What to work on: Without leaving anything out, print every line of the data.

[Data Boundary: Start]

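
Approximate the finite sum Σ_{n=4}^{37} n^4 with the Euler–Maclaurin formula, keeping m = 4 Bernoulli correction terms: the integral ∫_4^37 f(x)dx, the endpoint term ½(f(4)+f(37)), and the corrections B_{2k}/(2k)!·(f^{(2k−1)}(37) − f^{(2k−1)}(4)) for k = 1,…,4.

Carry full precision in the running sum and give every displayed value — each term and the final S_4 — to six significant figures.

S_4 ≈ 1.48227e+07

Integral: ∫_4^37 x^4 dx = 1.38686e+07.
½[f(4) + f(37)] = ½[256.000 + 1.87416e+06] = 937208.
Integral + boundary = 1.48058e+07.
k=1: B_{2}/(2)! × [f^{(1)}(37) − f^{(1)}(4)] = 1/12 × (202612 − 256.000) = 16863.0.
After k=1: 1.48227e+07.
k=2: B_{4}/(4)! × [f^{(3)}(37) − f^{(3)}(4)] = −1/720 × (888.000 − 96.0000) = -1.10000.
After k=2: 1.48227e+07.
k=3: B_{6}/(6)! × [f^{(5)}(37) − f^{(5)}(4)] = 1/30240 × (0.00000 − 0.00000) = 0.00000.
After k=3: 1.48227e+07.
k=4: B_{8}/(8)! × [f^{(7)}(37) − f^{(7)}(4)] = −1/1209600 × (0.00000 − 0.00000) = 0.00000.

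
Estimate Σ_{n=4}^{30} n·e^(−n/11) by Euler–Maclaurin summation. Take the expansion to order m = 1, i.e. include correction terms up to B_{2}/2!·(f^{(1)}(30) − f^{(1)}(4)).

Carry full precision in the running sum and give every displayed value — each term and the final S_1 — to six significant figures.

∫_4^30 x·e^(−x/11) dx evaluates to 85.2045.
Endpoint term: (f(4) + f(30))/2 = (2.78058 + 1.96192)/2 = 2.37125.
Integral + boundary = 87.5758.
Correction k=1: B_{2}/2! · (f^{(1)}(30) − f^{(1)}(4)) = 1/12 · (-0.112959 − 0.442364) = -0.0462770.

S_1 ≈ 87.5295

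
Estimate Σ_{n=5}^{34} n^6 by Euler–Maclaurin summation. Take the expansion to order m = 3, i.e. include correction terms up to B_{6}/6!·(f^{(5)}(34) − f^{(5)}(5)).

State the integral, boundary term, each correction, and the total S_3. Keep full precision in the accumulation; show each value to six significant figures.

S_3 ≈ 8.29844e+09

Integral: ∫_5^34 x^6 dx = 7.50332e+09.
½[f(5) + f(34)] = ½[15625.0 + 1.54480e+09] = 7.72410e+08.
Running total after boundary: 8.27573e+09.
Correction k=1: B_{2}/2! · (f^{(1)}(34) − f^{(1)}(5)) = 1/12 · (2.72613e+08 − 18750.0) = 2.27161e+07.
Running total after k=1: 8.29845e+09.
Correction k=2: B_{4}/4! · (f^{(3)}(34) − f^{(3)}(5)) = −1/720 · (4.71648e+06 − 15000.0) = -6529.83.
Running total after k=2: 8.29844e+09.
Correction k=3: B_{6}/6! · (f^{(5)}(34) − f^{(5)}(5)) = 1/30240 · (24480.0 − 3600.00) = 0.690476.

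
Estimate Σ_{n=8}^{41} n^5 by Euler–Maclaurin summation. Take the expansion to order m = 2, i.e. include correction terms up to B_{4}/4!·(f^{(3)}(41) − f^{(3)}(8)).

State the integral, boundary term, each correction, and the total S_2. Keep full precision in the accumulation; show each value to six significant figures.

S_2 ≈ 8.50760e+08

The integral term ∫_8^41 x^5 dx = 7.91640e+08.
Endpoint term: (f(8) + f(41))/2 = (32768.0 + 1.15856e+08)/2 = 5.79445e+07.
Integral + boundary = 8.49585e+08.
k=1: B_{2}/(2)! × [f^{(1)}(41) − f^{(1)}(8)] = 1/12 × (1.41288e+07 − 20480.0) = 1.17569e+06.
Partial sum through k=1: 8.50761e+08.
k=2: B_{4}/(4)! × [f^{(3)}(41) − f^{(3)}(8)] = −1/720 × (100860 − 3840.00) = -134.750.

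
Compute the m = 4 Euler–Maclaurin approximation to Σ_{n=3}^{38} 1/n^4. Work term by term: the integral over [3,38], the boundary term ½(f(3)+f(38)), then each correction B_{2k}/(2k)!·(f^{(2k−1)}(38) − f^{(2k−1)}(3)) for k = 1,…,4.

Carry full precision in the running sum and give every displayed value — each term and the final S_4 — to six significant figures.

S_4 ≈ 0.0198167

The integral term ∫_3^38 1/x^4 dx = 0.0123396.
½[f(3) + f(38)] = ½[0.0123457 + 4.79585e-07] = 0.00617308.
So far: 0.0185127.
Correction k=1: B_{2}/2! · (f^{(1)}(38) − f^{(1)}(3)) = 1/12 · (-5.04826e-08 − (-0.0164609)) = 0.00137174.
Running total after k=1: 0.0198844.
Correction k=2: B_{4}/4! · (f^{(3)}(38) − f^{(3)}(3)) = −1/720 · (-1.04881e-09 − (-0.0548697)) = -7.62079e-05.
Running total after k=2: 0.0198082.
Correction k=3: B_{6}/6! · (f^{(5)}(38) − f^{(5)}(3)) = 1/30240 · (-4.06740e-11 − (-0.341411)) = 1.12901e-05.
Running total after k=3: 0.0198195.
Correction k=4: B_{8}/8! · (f^{(7)}(38) − f^{(7)}(3)) = −1/1209600 · (-2.53508e-12 − (-3.41411)) = -2.82251e-06.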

[Data Boundary: End]

Response for this exercise:
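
Approximate the finite sum Σ_{n=4}^{37} n^4 with the Euler–Maclaurin formula, keeping m = 4 Bernoulli correction terms: the integral ∫_4^37 f(x)dx, the endpoint term ½(f(4)+f(37)), and the corrections B_{2k}/(2k)!·(f^{(2k−1)}(37) − f^{(2k−1)}(4)) for k = 1,…,4.

Carry full precision in the running sum and give every displayed value — each term and the final S_4 — to six significant figures.

S_4 ≈ 1.48227e+07

Integral: ∫_4^37 x^4 dx = 1.38686e+07.
½[f(4) + f(37)] = ½[256.000 + 1.87416e+06] = 937208.
Integral + boundary = 1.48058e+07.
k=1: B_{2}/(2)! × [f^{(1)}(37) − f^{(1)}(4)] = 1/12 × (202612 − 256.000) = 16863.0.
After k=1: 1.48227e+07.
k=2: B_{4}/(4)! × [f^{(3)}(37) − f^{(3)}(4)] = −1/720 × (888.000 − 96.0000) = -1.10000.
After k=2: 1.48227e+07.
k=3: B_{6}/(6)! × [f^{(5)}(37) − f^{(5)}(4)] = 1/30240 × (0.00000 − 0.00000) = 0.00000.
After k=3: 1.48227e+07.
k=4: B_{8}/(8)! × [f^{(7)}(37) − f^{(7)}(4)] = −1/1209600 × (0.00000 − 0.00000) = 0.00000.

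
Estimate Σ_{n=4}^{30} n·e^(−n/11) by Euler–Maclaurin summation. Take the expansion to order m = 1, i.e. include correction terms up to B_{2}/2!·(f^{(1)}(30) − f^{(1)}(4)).

Carry full precision in the running sum and give every displayed value — each term and the final S_1 — to six significant figures.

∫_4^30 x·e^(−x/11) dx evaluates to 85.2045.
Endpoint term: (f(4) + f(30))/2 = (2.78058 + 1.96192)/2 = 2.37125.
Integral + boundary = 87.5758.
Correction k=1: B_{2}/2! · (f^{(1)}(30) − f^{(1)}(4)) = 1/12 · (-0.112959 − 0.442364) = -0.0462770.

S_1 ≈ 87.5295

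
Estimate Σ_{n=5}^{34} n^6 by Euler–Maclaurin summation. Take the expansion to order m = 3, i.e. include correction terms up to B_{6}/6!·(f^{(5)}(34) − f^{(5)}(5)).

State the integral, boundary term, each correction, and the total S_3. Keep full precision in the accumulation; show each value to six significant figures.

S_3 ≈ 8.29844e+09

Integral: ∫_5^34 x^6 dx = 7.50332e+09.
½[f(5) + f(34)] = ½[15625.0 + 1.54480e+09] = 7.72410e+08.
Running total after boundary: 8.27573e+09.
Correction k=1: B_{2}/2! · (f^{(1)}(34) − f^{(1)}(5)) = 1/12 · (2.72613e+08 − 18750.0) = 2.27161e+07.
Running total after k=1: 8.29845e+09.
Correction k=2: B_{4}/4! · (f^{(3)}(34) − f^{(3)}(5)) = −1/720 · (4.71648e+06 − 15000.0) = -6529.83.
Running total after k=2: 8.29844e+09.
Correction k=3: B_{6}/6! · (f^{(5)}(34) − f^{(5)}(5)) = 1/30240 · (24480.0 − 3600.00) = 0.690476.

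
Estimate Σ_{n=8}^{41} n^5 by Euler–Maclaurin summation. Take the expansion to order m = 2, i.e. include correction terms up to B_{4}/4!·(f^{(3)}(41) − f^{(3)}(8)).

State the integral, boundary term, each correction, and the total S_2. Keep full precision in the accumulation; show each value to six significant figures.

S_2 ≈ 8.50760e+08

The integral term ∫_8^41 x^5 dx = 7.91640e+08.
Endpoint term: (f(8) + f(41))/2 = (32768.0 + 1.15856e+08)/2 = 5.79445e+07.
Integral + boundary = 8.49585e+08.
k=1: B_{2}/(2)! × [f^{(1)}(41) − f^{(1)}(8)] = 1/12 × (1.41288e+07 − 20480.0) = 1.17569e+06.
Partial sum through k=1: 8.50761e+08.
k=2: B_{4}/(4)! × [f^{(3)}(41) − f^{(3)}(8)] = −1/720 × (100860 − 3840.00) = -134.750.

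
Compute the m = 4 Euler–Maclaurin approximation to Σ_{n=3}^{38} 1/n^4. Work term by term: the integral over [3,38], the boundary term ½(f(3)+f(38)), then each correction B_{2k}/(2k)!·(f^{(2k−1)}(38) − f^{(2k−1)}(3)) for k = 1,…,4.

Carry full precision in the running sum and give every displayed value — each term and the final S_4 — to six significant figures.

S_4 ≈ 0.0198167

The integral term ∫_3^38 1/x^4 dx = 0.0123396.
½[f(3) + f(38)] = ½[0.0123457 + 4.79585e-07] = 0.00617308.
So far: 0.0185127.
Correction k=1: B_{2}/2! · (f^{(1)}(38) − f^{(1)}(3)) = 1/12 · (-5.04826e-08 − (-0.0164609)) = 0.00137174.
Running total after k=1: 0.0198844.
Correction k=2: B_{4}/4! · (f^{(3)}(38) − f^{(3)}(3)) = −1/720 · (-1.04881e-09 − (-0.0548697)) = -7.62079e-05.
Running total after k=2: 0.0198082.
Correction k=3: B_{6}/6! · (f^{(5)}(38) − f^{(5)}(3)) = 1/30240 · (-4.06740e-11 − (-0.341411)) = 1.12901e-05.
Running total after k=3: 0.0198195.
Correction k=4: B_{8}/8! · (f^{(7)}(38) − f^{(7)}(3)) = −1/1209600 · (-2.53508e-12 − (-3.41411)) = -2.82251e-06.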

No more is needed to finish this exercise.